### [Records shown]
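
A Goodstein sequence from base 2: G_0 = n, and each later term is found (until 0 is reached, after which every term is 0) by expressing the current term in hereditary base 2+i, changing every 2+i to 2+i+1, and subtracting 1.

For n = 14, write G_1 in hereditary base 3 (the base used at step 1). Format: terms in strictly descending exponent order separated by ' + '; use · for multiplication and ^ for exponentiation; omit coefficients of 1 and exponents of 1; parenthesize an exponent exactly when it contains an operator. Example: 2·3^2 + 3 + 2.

i=0: 14 = 2^(2 + 1) + 2^2 + 2 (b=2); 2→3: 3^(3 + 1) + 3^3 + 3 = 111; 111−1 = 110
i=1: 110 = 3^(3 + 1) + 3^3 + 2 (b=3); 3→4: 4^(4 + 1) + 4^4 + 2 = 1282; 1282−1 = 1281

3^(3 + 1) + 3^3 + 2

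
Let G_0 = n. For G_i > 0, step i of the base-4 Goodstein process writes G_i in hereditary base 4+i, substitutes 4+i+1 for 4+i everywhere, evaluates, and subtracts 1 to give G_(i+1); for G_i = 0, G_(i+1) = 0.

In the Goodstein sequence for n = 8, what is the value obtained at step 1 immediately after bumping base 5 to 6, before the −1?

10

(0) 8|_4 = 2·4 ↦ 2·5|_5 = 10 ⇒ 9
(1) 9|_5 = 5 + 4 ↦ 6 + 4|_6 = 10 ⇒ 9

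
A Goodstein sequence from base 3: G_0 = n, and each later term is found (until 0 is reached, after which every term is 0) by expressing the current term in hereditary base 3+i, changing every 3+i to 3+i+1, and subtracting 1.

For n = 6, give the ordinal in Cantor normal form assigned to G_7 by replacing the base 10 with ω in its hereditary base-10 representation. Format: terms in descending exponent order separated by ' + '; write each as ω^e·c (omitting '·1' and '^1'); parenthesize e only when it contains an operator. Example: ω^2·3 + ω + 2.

5

base 3: 6 = 2·3; at 4: 2·4 = 8; next = 7
base 4: 7 = 4 + 3; at 5: 5 + 3 = 8; next = 7
base 5: 7 = 5 + 2; at 6: 6 + 2 = 8; next = 7
base 6: 7 = 6 + 1; at 7: 7 + 1 = 8; next = 7
base 7: 7 = 7; at 8: 8 = 8; next = 7
base 8: 7 = 7; at 9: 7 = 7; next = 6
base 9: 6 = 6; at 10: 6 = 6; next = 5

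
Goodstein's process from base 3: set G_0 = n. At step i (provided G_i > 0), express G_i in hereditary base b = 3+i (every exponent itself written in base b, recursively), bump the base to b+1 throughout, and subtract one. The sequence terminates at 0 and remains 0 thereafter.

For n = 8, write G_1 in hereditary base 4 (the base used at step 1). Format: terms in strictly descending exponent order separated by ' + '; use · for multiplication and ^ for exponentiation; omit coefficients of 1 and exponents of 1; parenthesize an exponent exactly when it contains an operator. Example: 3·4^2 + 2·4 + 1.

2·4 + 1

[0] 8 ≡ 2·3 + 2 (base 3). Lift 4: 10. −1: 9.
[1] 9 ≡ 2·4 + 1 (base 4). Lift 5: 11. −1: 10.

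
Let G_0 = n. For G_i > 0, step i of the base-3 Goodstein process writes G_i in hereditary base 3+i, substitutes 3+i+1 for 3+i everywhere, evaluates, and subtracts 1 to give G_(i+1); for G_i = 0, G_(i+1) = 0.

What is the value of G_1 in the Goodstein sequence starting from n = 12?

i=0: 12 = 3^2 + 3 (b=3); 3→4: 4^2 + 4 = 20; 20−1 = 19
i=1: 19 = 4^2 + 3 (b=4); 4→5: 5^2 + 3 = 28; 28−1 = 27

19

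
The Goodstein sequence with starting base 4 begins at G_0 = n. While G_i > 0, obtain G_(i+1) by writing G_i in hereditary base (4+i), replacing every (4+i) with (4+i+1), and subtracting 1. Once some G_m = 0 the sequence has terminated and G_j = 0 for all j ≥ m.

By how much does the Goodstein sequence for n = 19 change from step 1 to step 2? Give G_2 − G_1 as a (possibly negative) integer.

10

19 —HB4→ 4^2 + 3 —bump→ 5^2 + 3 = 28 —(−1)→ 27
27 —HB5→ 5^2 + 2 —bump→ 6^2 + 2 = 38 —(−1)→ 37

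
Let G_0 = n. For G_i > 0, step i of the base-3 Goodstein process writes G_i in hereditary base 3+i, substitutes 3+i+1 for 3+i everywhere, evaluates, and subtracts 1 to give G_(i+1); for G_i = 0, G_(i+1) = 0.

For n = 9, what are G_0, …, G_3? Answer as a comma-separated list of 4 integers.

9, 15, 17, 19

G_0=9  [base 3] 3^2  →[3↦4]→  4^2 = 16  −1 ⇒ G_1=15
G_1=15  [base 4] 3·4 + 3  →[4↦5]→  3·5 + 3 = 18  −1 ⇒ G_2=17
G_2=17  [base 5] 3·5 + 2  →[5↦6]→  3·6 + 2 = 20  −1 ⇒ G_3=19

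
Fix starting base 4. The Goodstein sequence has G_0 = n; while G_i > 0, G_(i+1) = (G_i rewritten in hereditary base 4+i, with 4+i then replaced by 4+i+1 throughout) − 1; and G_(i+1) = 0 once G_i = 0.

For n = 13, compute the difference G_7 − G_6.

1

[0] 13 ≡ 3·4 + 1 (base 4). Lift 5: 16. −1: 15.
[1] 15 ≡ 3·5 (base 5). Lift 6: 18. −1: 17.
[2] 17 ≡ 2·6 + 5 (base 6). Lift 7: 19. −1: 18.
[3] 18 ≡ 2·7 + 4 (base 7). Lift 8: 20. −1: 19.
[4] 19 ≡ 2·8 + 3 (base 8). Lift 9: 21. −1: 20.
[5] 20 ≡ 2·9 + 2 (base 9). Lift 10: 22. −1: 21.
[6] 21 ≡ 2·10 + 1 (base 10). Lift 11: 23. −1: 22.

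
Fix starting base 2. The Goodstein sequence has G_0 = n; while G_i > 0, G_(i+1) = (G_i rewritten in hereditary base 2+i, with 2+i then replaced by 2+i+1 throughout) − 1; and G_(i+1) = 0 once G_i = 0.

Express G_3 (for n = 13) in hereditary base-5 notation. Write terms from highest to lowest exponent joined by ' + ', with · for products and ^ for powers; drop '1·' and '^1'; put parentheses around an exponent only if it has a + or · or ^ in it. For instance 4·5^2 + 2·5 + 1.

5^(5 + 1) + 3·5^3 + 3·5^2 + 3·5 + 2

i=0: 13 = 2^(2 + 1) + 2^2 + 1 (b=2); 2→3: 3^(3 + 1) + 3^3 + 1 = 109; 109−1 = 108
i=1: 108 = 3^(3 + 1) + 3^3 (b=3); 3→4: 4^(4 + 1) + 4^4 = 1280; 1280−1 = 1279
i=2: 1279 = 4^(4 + 1) + 3·4^3 + 3·4^2 + 3·4 + 3 (b=4); 4→5: 5^(5 + 1) + 3·5^3 + 3·5^2 + 3·5 + 3 = 16093; 16093−1 = 16092
i=3: 16092 = 5^(5 + 1) + 3·5^3 + 3·5^2 + 3·5 + 2 (b=5); 5→6: 6^(6 + 1) + 3·6^3 + 3·6^2 + 3·6 + 2 = 280712; 280712−1 = 280711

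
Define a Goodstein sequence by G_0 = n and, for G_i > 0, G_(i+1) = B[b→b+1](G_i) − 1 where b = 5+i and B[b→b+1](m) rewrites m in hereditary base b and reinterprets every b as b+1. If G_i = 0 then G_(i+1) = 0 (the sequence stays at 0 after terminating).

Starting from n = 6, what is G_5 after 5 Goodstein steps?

3

i=0: 6 = 5 + 1 (b=5); 5→6: 6 + 1 = 7; 7−1 = 6
i=1: 6 = 6 (b=6); 6→7: 7 = 7; 7−1 = 6
i=2: 6 = 6 (b=7); 7→8: 6 = 6; 6−1 = 5
i=3: 5 = 5 (b=8); 8→9: 5 = 5; 5−1 = 4
i=4: 4 = 4 (b=9); 9→10: 4 = 4; 4−1 = 3
i=5: 3 = 3 (b=10); 10→11: 3 = 3; 3−1 = 2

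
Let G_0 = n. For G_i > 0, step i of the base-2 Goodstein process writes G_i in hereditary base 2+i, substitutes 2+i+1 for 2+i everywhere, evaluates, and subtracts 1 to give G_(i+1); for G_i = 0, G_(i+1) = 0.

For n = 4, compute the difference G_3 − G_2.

[0] 4 ≡ 2^2 (base 2). Lift 3: 27. −1: 26.
[1] 26 ≡ 2·3^2 + 2·3 + 2 (base 3). Lift 4: 42. −1: 41.
[2] 41 ≡ 2·4^2 + 2·4 + 1 (base 4). Lift 5: 61. −1: 60.

19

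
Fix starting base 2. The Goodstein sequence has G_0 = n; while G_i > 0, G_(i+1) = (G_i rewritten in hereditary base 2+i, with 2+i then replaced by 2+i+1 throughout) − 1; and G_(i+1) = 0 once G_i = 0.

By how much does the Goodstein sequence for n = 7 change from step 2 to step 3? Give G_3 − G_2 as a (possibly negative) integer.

G_0 = 7. HB_2(7) = 2^2 + 2 + 1. Bump = 31. G_1 = 30.
G_1 = 30. HB_3(30) = 3^3 + 3. Bump = 260. G_2 = 259.
G_2 = 259. HB_4(259) = 4^4 + 3. Bump = 3128. G_3 = 3127.

2868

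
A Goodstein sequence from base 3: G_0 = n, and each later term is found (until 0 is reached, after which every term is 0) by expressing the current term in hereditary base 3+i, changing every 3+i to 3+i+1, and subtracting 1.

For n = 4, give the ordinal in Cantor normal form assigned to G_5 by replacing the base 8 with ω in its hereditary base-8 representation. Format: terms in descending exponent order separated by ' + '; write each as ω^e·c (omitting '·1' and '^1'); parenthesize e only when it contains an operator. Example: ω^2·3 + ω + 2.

1

G_0=4  [base 3] 3 + 1  →[3↦4]→  4 + 1 = 5  −1 ⇒ G_1=4
G_1=4  [base 4] 4  →[4↦5]→  5 = 5  −1 ⇒ G_2=4
G_2=4  [base 5] 4  →[5↦6]→  4 = 4  −1 ⇒ G_3=3
G_3=3  [base 6] 3  →[6↦7]→  3 = 3  −1 ⇒ G_4=2
G_4=2  [base 7] 2  →[7↦8]→  2 = 2  −1 ⇒ G_5=1
G_5=1  [base 8] 1  →[8↦9]→  1 = 1  −1 ⇒ G_6=0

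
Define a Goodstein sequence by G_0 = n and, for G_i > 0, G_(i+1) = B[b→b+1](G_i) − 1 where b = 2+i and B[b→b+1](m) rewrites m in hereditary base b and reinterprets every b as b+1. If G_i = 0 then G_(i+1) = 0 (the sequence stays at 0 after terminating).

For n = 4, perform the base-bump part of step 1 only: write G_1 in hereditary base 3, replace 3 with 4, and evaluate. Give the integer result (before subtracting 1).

(0) 4|_2 = 2^2 ↦ 3^3|_3 = 27 ⇒ 26
(1) 26|_3 = 2·3^2 + 2·3 + 2 ↦ 2·4^2 + 2·4 + 2|_4 = 42 ⇒ 41

42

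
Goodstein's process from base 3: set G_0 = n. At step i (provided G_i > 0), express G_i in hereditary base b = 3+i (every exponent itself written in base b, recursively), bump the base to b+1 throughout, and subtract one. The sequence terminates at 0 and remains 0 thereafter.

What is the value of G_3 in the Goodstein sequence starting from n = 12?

37

12 —HB3→ 3^2 + 3 —bump→ 4^2 + 4 = 20 —(−1)→ 19
19 —HB4→ 4^2 + 3 —bump→ 5^2 + 3 = 28 —(−1)→ 27
27 —HB5→ 5^2 + 2 —bump→ 6^2 + 2 = 38 —(−1)→ 37
37 —HB6→ 6^2 + 1 —bump→ 7^2 + 1 = 50 —(−1)→ 49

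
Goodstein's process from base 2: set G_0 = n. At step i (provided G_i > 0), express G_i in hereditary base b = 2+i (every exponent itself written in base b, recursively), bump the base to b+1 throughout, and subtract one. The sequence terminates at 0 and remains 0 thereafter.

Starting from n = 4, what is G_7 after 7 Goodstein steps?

4 —HB2→ 2^2 —bump→ 3^3 = 27 —(−1)→ 26
26 —HB3→ 2·3^2 + 2·3 + 2 —bump→ 2·4^2 + 2·4 + 2 = 42 —(−1)→ 41
41 —HB4→ 2·4^2 + 2·4 + 1 —bump→ 2·5^2 + 2·5 + 1 = 61 —(−1)→ 60
60 —HB5→ 2·5^2 + 2·5 —bump→ 2·6^2 + 2·6 = 84 —(−1)→ 83
83 —HB6→ 2·6^2 + 6 + 5 —bump→ 2·7^2 + 7 + 5 = 110 —(−1)→ 109
109 —HB7→ 2·7^2 + 7 + 4 —bump→ 2·8^2 + 8 + 4 = 140 —(−1)→ 139
139 —HB8→ 2·8^2 + 8 + 3 —bump→ 2·9^2 + 9 + 3 = 174 —(−1)→ 173

173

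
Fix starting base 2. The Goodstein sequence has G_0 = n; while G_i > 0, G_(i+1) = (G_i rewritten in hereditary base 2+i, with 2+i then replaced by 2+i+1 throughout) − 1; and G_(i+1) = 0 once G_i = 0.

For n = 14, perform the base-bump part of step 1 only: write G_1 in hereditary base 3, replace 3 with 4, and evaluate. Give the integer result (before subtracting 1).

G_0=14  [base 2] 2^(2 + 1) + 2^2 + 2  →[2↦3]→  3^(3 + 1) + 3^3 + 3 = 111  −1 ⇒ G_1=110
G_1=110  [base 3] 3^(3 + 1) + 3^3 + 2  →[3↦4]→  4^(4 + 1) + 4^4 + 2 = 1282  −1 ⇒ G_2=1281

1282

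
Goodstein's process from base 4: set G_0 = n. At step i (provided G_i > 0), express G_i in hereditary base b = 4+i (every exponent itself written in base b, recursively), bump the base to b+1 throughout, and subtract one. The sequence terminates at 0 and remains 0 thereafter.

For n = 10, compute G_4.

13

10 —HB4→ 2·4 + 2 —bump→ 2·5 + 2 = 12 —(−1)→ 11
11 —HB5→ 2·5 + 1 —bump→ 2·6 + 1 = 13 —(−1)→ 12
12 —HB6→ 2·6 —bump→ 2·7 = 14 —(−1)→ 13
13 —HB7→ 7 + 6 —bump→ 8 + 6 = 14 —(−1)→ 13
13 —HB8→ 8 + 5 —bump→ 9 + 5 = 14 —(−1)→ 13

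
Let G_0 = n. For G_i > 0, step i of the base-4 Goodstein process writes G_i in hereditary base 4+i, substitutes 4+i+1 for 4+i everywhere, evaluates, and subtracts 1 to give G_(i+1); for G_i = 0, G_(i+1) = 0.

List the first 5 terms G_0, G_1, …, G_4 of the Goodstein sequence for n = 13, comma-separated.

13, 15, 17, 18, 19

step 0: 13 = 3·4 + 1; sub 5 for 4: 3·5 + 1; = 16; G_1 = 16−1 = 15
step 1: 15 = 3·5; sub 6 for 5: 3·6; = 18; G_2 = 18−1 = 17
step 2: 17 = 2·6 + 5; sub 7 for 6: 2·7 + 5; = 19; G_3 = 19−1 = 18
step 3: 18 = 2·7 + 4; sub 8 for 7: 2·8 + 4; = 20; G_4 = 20−1 = 19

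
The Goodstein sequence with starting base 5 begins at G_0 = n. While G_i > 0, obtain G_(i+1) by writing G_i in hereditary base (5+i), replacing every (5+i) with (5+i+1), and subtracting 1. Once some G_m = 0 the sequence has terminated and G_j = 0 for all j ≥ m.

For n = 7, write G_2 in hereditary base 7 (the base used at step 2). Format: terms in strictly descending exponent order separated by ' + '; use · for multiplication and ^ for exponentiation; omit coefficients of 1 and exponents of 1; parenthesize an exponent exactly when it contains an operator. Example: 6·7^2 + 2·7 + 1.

base 5: 7 = 5 + 2; at 6: 6 + 2 = 8; next = 7
base 6: 7 = 6 + 1; at 7: 7 + 1 = 8; next = 7
base 7: 7 = 7; at 8: 8 = 8; next = 7

7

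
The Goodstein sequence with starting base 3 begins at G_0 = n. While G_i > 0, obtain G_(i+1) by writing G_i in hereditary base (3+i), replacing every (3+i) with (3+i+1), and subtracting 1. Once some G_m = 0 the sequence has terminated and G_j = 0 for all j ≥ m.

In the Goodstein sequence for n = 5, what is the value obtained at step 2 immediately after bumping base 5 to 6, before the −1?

6

i=0: 5 = 3 + 2 (b=3); 3→4: 4 + 2 = 6; 6−1 = 5
i=1: 5 = 4 + 1 (b=4); 4→5: 5 + 1 = 6; 6−1 = 5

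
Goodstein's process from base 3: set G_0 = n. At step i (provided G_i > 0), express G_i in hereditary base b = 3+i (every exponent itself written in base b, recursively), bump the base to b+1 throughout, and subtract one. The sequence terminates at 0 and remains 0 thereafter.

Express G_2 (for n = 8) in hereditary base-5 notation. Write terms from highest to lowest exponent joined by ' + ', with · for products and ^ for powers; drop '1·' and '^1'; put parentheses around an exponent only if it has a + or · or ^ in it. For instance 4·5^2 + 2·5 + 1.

G_0 = 8. HB_3(8) = 2·3 + 2. Bump = 10. G_1 = 9.
G_1 = 9. HB_4(9) = 2·4 + 1. Bump = 11. G_2 = 10.

2·5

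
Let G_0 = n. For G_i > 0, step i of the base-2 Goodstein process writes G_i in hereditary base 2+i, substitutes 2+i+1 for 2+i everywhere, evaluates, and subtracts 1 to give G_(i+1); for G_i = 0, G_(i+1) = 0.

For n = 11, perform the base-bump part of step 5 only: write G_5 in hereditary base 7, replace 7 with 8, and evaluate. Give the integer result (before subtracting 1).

134217728

(0) 11|_2 = 2^(2 + 1) + 2 + 1 ↦ 3^(3 + 1) + 3 + 1|_3 = 85 ⇒ 84
(1) 84|_3 = 3^(3 + 1) + 3 ↦ 4^(4 + 1) + 4|_4 = 1028 ⇒ 1027
(2) 1027|_4 = 4^(4 + 1) + 3 ↦ 5^(5 + 1) + 3|_5 = 15628 ⇒ 15627
(3) 15627|_5 = 5^(5 + 1) + 2 ↦ 6^(6 + 1) + 2|_6 = 279938 ⇒ 279937
(4) 279937|_6 = 6^(6 + 1) + 1 ↦ 7^(7 + 1) + 1|_7 = 5764802 ⇒ 5764801
(5) 5764801|_7 = 7^(7 + 1) ↦ 8^(8 + 1)|_8 = 134217728 ⇒ 134217727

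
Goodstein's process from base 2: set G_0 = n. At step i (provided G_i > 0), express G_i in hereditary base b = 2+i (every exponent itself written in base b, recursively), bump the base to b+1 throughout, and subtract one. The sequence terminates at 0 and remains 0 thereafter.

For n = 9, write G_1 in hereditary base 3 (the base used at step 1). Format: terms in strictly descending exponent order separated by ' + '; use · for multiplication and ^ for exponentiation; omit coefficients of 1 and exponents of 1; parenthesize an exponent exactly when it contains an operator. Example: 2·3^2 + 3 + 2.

3^(3 + 1)

(0) 9|_2 = 2^(2 + 1) + 1 ↦ 3^(3 + 1) + 1|_3 = 82 ⇒ 81
(1) 81|_3 = 3^(3 + 1) ↦ 4^(4 + 1)|_4 = 1024 ⇒ 1023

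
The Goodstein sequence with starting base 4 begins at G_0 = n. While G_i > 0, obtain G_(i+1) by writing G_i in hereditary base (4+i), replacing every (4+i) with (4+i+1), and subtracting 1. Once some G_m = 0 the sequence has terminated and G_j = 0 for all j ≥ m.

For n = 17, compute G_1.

25

base 4: 17 = 4^2 + 1; at 5: 5^2 + 1 = 26; next = 25
base 5: 25 = 5^2; at 6: 6^2 = 36; next = 35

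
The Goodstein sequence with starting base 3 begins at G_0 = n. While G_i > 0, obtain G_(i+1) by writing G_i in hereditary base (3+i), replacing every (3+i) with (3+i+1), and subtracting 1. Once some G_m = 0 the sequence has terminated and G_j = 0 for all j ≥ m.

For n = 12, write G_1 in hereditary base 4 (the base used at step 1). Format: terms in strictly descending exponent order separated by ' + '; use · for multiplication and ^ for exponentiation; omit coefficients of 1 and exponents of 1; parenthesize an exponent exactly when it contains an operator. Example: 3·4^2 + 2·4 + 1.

4^2 + 3

base 3: 12 = 3^2 + 3; at 4: 4^2 + 4 = 20; next = 19
base 4: 19 = 4^2 + 3; at 5: 5^2 + 3 = 28; next = 27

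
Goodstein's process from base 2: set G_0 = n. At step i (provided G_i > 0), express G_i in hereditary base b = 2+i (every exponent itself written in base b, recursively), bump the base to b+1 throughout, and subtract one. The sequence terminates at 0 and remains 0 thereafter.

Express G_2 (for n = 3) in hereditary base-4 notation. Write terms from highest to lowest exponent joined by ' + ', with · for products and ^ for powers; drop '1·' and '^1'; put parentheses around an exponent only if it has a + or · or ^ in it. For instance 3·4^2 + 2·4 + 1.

3 —HB2→ 2 + 1 —bump→ 3 + 1 = 4 —(−1)→ 3
3 —HB3→ 3 —bump→ 4 = 4 —(−1)→ 3
3 —HB4→ 3 —bump→ 3 = 3 —(−1)→ 2

3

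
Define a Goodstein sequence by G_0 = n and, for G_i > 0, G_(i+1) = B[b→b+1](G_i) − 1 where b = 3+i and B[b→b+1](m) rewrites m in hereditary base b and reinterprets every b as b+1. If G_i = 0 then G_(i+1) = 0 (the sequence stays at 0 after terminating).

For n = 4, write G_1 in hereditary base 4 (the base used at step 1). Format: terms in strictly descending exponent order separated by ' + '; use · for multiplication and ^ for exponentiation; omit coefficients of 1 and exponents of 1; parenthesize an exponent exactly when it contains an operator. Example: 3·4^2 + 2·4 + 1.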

### [Exercise requirements]
Each line holding the word "rewrites" must be pulled from the records.

### [Output of the exercise]
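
Define a Goodstein sequence by G_0 = n and, for G_i > 0, G_(i+1) = B[b→b+1](G_i) − 1 where b = 5+i and B[b→b+1](m) rewrites m in hereditary base b and reinterprets every b as b+1. If G_i = 0 then G_(i+1) = 0 (the sequence stays at 0 after terminating).
Define a Goodstein sequence by G_0 = n and, for G_i > 0, G_(i+1) = B[b→b+1](G_i) − 1 where b = 2+i and B[b→b+1](m) rewrites m in hereditary base b and reinterprets every b as b+1. If G_i = 0 then G_(i+1) = 0 (the sequence stays at 0 after terminating).
Define a Goodstein sequence by G_0 = n and, for G_i > 0, G_(i+1) = B[b→b+1](G_i) − 1 where b = 3+i and B[b→b+1](m) rewrites m in hereditary base b and reinterprets every b as b+1. If G_i = 0 then G_(i+1) = 0 (the sequence stays at 0 after terminating).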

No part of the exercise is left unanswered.